> **Problem statement**
Lines with "operating": pull these out of the listing below.

▽

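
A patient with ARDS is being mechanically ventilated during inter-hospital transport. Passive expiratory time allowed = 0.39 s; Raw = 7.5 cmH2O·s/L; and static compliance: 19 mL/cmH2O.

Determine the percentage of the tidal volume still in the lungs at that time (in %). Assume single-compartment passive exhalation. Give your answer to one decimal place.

τ = R × C = 7.5 × 19 mL/cmH2O = 7.5 × 0.019 L/cmH2O = 0.1425 s.
Passive exhalation: V(t)/V₀ = e^(−t/τ) = e^(−0.39/0.1425) = 0.06477.
Fraction remaining = 0.06477 → 6.477%.

6.5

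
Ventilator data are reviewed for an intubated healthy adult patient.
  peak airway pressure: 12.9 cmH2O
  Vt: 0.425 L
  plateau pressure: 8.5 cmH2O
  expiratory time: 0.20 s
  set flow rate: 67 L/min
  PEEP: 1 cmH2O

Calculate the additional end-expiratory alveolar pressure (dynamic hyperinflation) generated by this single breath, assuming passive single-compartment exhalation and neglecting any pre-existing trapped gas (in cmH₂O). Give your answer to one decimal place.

3.1

Flow: 67 L/min ÷ 60 = 1.1167 L/s.
R = (PIP − Pplat)/V̇ = (12.9 − 8.5) / 1.1167 = 4.4/1.1167 = 3.94 cmH2O·s/L.
C = Vt/(Pplat − PEEP) = 425.0 / (8.5 − 1) = 425.0/7.5 = 56.667 mL/cmH2O.
τ = R × C = 3.94 × 0.05667 L/cmH2O = 0.2233 s.
Fraction remaining = e^(−Te/τ) = e^(−0.20/0.2233) = 0.4083; trapped volume = 425.0 × 0.4083 = 173.53 mL.
Additional alveolar pressure from trapping ≈ V_trapped / C = 173.53 / 56.667 = 3.062 cmH2O.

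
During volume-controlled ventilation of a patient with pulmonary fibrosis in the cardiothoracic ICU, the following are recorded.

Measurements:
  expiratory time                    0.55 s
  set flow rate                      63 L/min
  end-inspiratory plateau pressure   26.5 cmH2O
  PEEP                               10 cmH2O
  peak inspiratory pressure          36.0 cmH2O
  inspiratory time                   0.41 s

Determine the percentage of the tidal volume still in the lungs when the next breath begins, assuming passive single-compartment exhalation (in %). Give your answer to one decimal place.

Flow: 63 L/min ÷ 60 = 1.05 L/s.
Vt = flow × Ti = 1.05 L/s × 0.41 s × 1000 mL/L = 430.5 mL.
R = (PIP − Pplat)/V̇ = (36.0 − 26.5) / 1.05 = 9.5/1.05 = 9.048 cmH2O·s/L.
C = Vt/(Pplat − PEEP) = 430.5 / (26.5 − 10) = 430.5/16.5 = 26.091 mL/cmH2O.
τ = R × C = 9.048 × 0.02609 L/cmH2O = 0.2361 s.
Fraction remaining at end-expiration = e^(−Te/τ) = e^(−0.55/0.2361) = 0.09734 → 9.734%.

9.7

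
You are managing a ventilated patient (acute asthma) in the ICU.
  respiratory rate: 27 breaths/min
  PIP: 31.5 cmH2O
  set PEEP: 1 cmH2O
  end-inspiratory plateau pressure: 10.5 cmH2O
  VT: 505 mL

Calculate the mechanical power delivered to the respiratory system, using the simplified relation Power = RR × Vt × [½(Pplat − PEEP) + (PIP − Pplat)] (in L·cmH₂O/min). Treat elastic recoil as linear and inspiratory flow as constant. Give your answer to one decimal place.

351.1

Per-breath work = Vt × [½(Pplat−PEEP) + (PIP−Pplat)] = 0.505 × [0.5×9.5 + 21.0] = 0.505 × 25.75 = 13.004 L·cmH2O.
Power = 27 × 13.004 = 351.11 L·cmH2O/min.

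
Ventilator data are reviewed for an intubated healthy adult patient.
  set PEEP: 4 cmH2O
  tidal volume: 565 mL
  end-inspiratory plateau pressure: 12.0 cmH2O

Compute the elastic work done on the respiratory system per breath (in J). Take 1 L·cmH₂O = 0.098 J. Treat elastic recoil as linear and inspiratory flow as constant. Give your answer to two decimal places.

0.22

Elastic work ≈ ½ × (Pplat − PEEP) × Vt = 0.5 × (12.0 − 4) × 0.565 L = 0.5 × 8.0 × 0.565 = 2.26 L·cmH2O.
× 0.098 J/(L·cmH2O) → 0.2215 J.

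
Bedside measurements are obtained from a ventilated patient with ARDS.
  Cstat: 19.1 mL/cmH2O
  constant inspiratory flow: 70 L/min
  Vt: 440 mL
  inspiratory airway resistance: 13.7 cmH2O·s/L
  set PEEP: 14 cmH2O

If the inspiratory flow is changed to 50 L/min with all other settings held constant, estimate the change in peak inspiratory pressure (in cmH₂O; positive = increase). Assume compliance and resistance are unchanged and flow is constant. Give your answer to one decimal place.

-4.6

Flow: 70 L/min ÷ 60 = 1.1667 L/s.
New flow: 50 L/min ÷ 60 = 0.8333 L/s.
PIP = Vt/C + R·V̇ + PEEP (constant-flow equation of motion).
Only the resistive term changes: ΔPIP = R × ΔV̇ = 13.7 × (0.8333 − 1.1667) = 13.7 × -0.3334 = -4.568 cmH2O.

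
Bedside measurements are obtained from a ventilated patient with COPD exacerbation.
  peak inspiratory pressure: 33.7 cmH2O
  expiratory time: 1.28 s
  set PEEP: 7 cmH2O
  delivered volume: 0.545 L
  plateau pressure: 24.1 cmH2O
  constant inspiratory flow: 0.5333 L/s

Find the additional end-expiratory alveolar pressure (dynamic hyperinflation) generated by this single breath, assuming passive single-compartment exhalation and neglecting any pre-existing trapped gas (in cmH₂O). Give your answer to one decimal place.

1.8

R = (PIP − Pplat)/V̇ = (33.7 − 24.1) / 0.5333 = 9.6/0.5333 = 18.001 cmH2O·s/L.
C = Vt/(Pplat − PEEP) = 545.0 / (24.1 − 7) = 545.0/17.1 = 31.871 mL/cmH2O.
τ = R × C = 18.001 × 0.03187 L/cmH2O = 0.5737 s.
Fraction remaining = e^(−Te/τ) = e^(−1.28/0.5737) = 0.1074; trapped volume = 545.0 × 0.1074 = 58.533 mL.
Additional alveolar pressure from trapping ≈ V_trapped / C = 58.533 / 31.871 = 1.837 cmH2O.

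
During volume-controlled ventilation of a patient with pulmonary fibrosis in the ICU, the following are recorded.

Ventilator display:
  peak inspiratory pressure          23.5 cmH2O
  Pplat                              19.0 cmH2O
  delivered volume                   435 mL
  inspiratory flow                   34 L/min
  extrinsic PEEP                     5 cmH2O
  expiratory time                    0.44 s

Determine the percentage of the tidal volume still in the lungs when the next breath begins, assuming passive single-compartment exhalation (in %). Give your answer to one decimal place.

Flow: 34 L/min ÷ 60 = 0.5667 L/s.
R = (PIP − Pplat)/V̇ = (23.5 − 19.0) / 0.5667 = 4.5/0.5667 = 7.941 cmH2O·s/L.
C = Vt/(Pplat − PEEP) = 435.0 / (19.0 − 5) = 435.0/14.0 = 31.071 mL/cmH2O.
τ = R × C = 7.941 × 0.03107 L/cmH2O = 0.2467 s.
Fraction remaining at end-expiration = e^(−Te/τ) = e^(−0.44/0.2467) = 0.168 → 16.8%.

16.8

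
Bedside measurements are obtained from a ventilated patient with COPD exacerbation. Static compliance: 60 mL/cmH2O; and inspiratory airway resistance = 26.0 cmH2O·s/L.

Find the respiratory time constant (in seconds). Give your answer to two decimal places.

τ = R × C = 26.0 × 60 mL/cmH2O = 26.0 × 0.060 L/cmH2O = 1.56 s.

1.56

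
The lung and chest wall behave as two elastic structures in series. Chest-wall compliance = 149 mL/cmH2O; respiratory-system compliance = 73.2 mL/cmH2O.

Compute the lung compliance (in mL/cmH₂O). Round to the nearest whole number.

144

1/CL = 1/Crs − 1/Ccw.
1/CL = 1/73.2 − 1/149 = 0.00695.
CL = 143.88 mL/cmH2O.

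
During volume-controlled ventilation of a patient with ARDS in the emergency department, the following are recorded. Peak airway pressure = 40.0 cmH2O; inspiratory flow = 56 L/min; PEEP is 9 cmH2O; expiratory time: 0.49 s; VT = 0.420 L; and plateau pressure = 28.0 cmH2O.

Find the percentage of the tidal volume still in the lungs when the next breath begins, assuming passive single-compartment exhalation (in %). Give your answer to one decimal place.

Flow: 56 L/min ÷ 60 = 0.9333 L/s.
R = (PIP − Pplat)/V̇ = (40.0 − 28.0) / 0.9333 = 12.0/0.9333 = 12.858 cmH2O·s/L.
C = Vt/(Pplat − PEEP) = 420.0 / (28.0 − 9) = 420.0/19.0 = 22.105 mL/cmH2O.
τ = R × C = 12.858 × 0.02211 L/cmH2O = 0.2843 s.
Fraction remaining at end-expiration = e^(−Te/τ) = e^(−0.49/0.2843) = 0.1784 → 17.84%.

17.8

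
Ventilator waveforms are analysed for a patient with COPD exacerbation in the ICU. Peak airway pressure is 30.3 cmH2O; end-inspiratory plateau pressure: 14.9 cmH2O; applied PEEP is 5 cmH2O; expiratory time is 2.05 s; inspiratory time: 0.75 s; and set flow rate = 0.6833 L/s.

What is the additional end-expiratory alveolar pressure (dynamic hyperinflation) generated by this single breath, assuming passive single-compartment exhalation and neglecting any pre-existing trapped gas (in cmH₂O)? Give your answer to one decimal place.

Vt = flow × Ti = 0.6833 L/s × 0.75 s × 1000 mL/L = 512.48 mL.
R = (PIP − Pplat)/V̇ = (30.3 − 14.9) / 0.6833 = 15.4/0.6833 = 22.538 cmH2O·s/L.
C = Vt/(Pplat − PEEP) = 512.48 / (14.9 − 5) = 512.48/9.9 = 51.766 mL/cmH2O.
τ = R × C = 22.538 × 0.05177 L/cmH2O = 1.167 s.
Fraction remaining = e^(−Te/τ) = e^(−2.05/1.167) = 0.1726; trapped volume = 512.48 × 0.1726 = 88.454 mL.
Additional alveolar pressure from trapping ≈ V_trapped / C = 88.454 / 51.766 = 1.709 cmH2O.

1.7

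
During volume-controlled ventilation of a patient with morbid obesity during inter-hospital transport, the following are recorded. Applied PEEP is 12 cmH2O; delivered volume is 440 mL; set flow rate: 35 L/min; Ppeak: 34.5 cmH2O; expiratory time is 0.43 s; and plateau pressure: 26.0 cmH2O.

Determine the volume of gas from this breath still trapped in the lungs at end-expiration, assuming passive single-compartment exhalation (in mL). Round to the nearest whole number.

Flow: 35 L/min ÷ 60 = 0.5833 L/s.
R = (PIP − Pplat)/V̇ = (34.5 − 26.0) / 0.5833 = 8.5/0.5833 = 14.572 cmH2O·s/L.
C = Vt/(Pplat − PEEP) = 440.0 / (26.0 − 12) = 440.0/14.0 = 31.429 mL/cmH2O.
τ = R × C = 14.572 × 0.03143 L/cmH2O = 0.458 s.
Fraction remaining = e^(−Te/τ) = e^(−0.43/0.458) = 0.3911.
Trapped volume = 440.0 × 0.3911 = 172.08 mL.

172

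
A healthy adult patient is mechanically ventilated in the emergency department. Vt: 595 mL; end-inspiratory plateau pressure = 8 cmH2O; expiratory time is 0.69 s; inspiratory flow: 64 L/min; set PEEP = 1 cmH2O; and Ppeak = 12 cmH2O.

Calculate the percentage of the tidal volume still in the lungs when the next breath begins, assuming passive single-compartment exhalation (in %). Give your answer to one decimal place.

11.5

Flow: 64 L/min ÷ 60 = 1.0667 L/s.
R = (PIP − Pplat)/V̇ = (12 − 8) / 1.0667 = 4.0/1.0667 = 3.75 cmH2O·s/L.
C = Vt/(Pplat − PEEP) = 595.0 / (8 − 1) = 595.0/7.0 = 85.0 mL/cmH2O.
τ = R × C = 3.75 × 0.085 L/cmH2O = 0.3188 s.
Fraction remaining at end-expiration = e^(−Te/τ) = e^(−0.69/0.3188) = 0.1148 → 11.48%.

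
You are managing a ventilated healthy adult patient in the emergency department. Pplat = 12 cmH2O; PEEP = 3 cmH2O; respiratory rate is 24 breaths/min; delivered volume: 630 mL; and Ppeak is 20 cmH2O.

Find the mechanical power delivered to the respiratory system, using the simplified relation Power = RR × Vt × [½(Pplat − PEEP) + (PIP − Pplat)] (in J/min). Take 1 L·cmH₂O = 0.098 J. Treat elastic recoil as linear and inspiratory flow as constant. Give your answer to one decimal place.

Per-breath work = Vt × [½(Pplat−PEEP) + (PIP−Pplat)] = 0.630 × [0.5×9.0 + 8.0] = 0.630 × 12.5 = 7.875 L·cmH2O.
Power = 24 × 7.875 = 189.0 L·cmH2O/min.
× 0.098 J/(L·cmH2O) → 18.522 J/min.

18.5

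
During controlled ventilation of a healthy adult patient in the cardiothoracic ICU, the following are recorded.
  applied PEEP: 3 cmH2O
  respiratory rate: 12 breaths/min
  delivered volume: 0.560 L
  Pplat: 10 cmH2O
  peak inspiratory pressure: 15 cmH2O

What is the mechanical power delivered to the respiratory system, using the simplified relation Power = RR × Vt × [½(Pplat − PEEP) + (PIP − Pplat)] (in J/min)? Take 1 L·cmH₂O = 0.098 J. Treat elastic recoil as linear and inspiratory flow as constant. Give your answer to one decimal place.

5.6

Per-breath work = Vt × [½(Pplat−PEEP) + (PIP−Pplat)] = 0.560 × [0.5×7.0 + 5.0] = 0.560 × 8.5 = 4.76 L·cmH2O.
Power = 12 × 4.76 = 57.12 L·cmH2O/min.
× 0.098 J/(L·cmH2O) → 5.598 J/min.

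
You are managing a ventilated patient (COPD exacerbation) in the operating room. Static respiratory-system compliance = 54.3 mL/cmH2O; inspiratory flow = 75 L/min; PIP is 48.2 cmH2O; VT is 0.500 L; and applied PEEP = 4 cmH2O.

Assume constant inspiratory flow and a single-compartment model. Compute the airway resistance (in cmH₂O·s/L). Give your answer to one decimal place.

Flow: 75 L/min ÷ 60 = 1.25 L/s.
Equation of motion (constant flow): PIP = Vt/C + R·V̇ + PEEP.
R·V̇ = PIP − Vt/C − PEEP = 48.2 − 500/54.3 − 4 = 48.2 − 9.208 − 4 = 34.992 cmH2O.
R = 34.992 / 1.25 = 27.994 cmH2O·s/L.

28.0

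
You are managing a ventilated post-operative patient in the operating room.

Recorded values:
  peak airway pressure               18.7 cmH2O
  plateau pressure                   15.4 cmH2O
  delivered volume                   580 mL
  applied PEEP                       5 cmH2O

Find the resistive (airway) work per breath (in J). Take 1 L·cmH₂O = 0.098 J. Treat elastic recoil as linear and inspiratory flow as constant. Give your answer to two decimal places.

With constant inspiratory flow the resistive pressure is constant at PIP − Pplat = 18.7 − 15.4 = 3.3 cmH2O, so resistive work = 3.3 × 0.580 = 1.914 L·cmH2O.
× 0.098 J/(L·cmH2O) → 0.1876 J.

0.19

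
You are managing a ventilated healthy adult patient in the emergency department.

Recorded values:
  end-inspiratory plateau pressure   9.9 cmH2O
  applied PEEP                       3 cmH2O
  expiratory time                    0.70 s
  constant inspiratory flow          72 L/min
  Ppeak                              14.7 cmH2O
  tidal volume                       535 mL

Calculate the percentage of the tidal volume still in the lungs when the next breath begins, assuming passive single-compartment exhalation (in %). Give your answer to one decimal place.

Flow: 72 L/min ÷ 60 = 1.2 L/s.
R = (PIP − Pplat)/V̇ = (14.7 − 9.9) / 1.2 = 4.8/1.2 = 4.0 cmH2O·s/L.
C = Vt/(Pplat − PEEP) = 535.0 / (9.9 − 3) = 535.0/6.9 = 77.536 mL/cmH2O.
τ = R × C = 4.0 × 0.07754 L/cmH2O = 0.3102 s.
Fraction remaining at end-expiration = e^(−Te/τ) = e^(−0.70/0.3102) = 0.1047 → 10.47%.

10.5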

△

> **Response box**
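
You are managing a ventilated patient (COPD exacerbation) in the operating room. Static respiratory-system compliance = 54.3 mL/cmH2O; inspiratory flow = 75 L/min; PIP is 48.2 cmH2O; VT is 0.500 L; and applied PEEP = 4 cmH2O.
You are managing a ventilated post-operative patient in the operating room.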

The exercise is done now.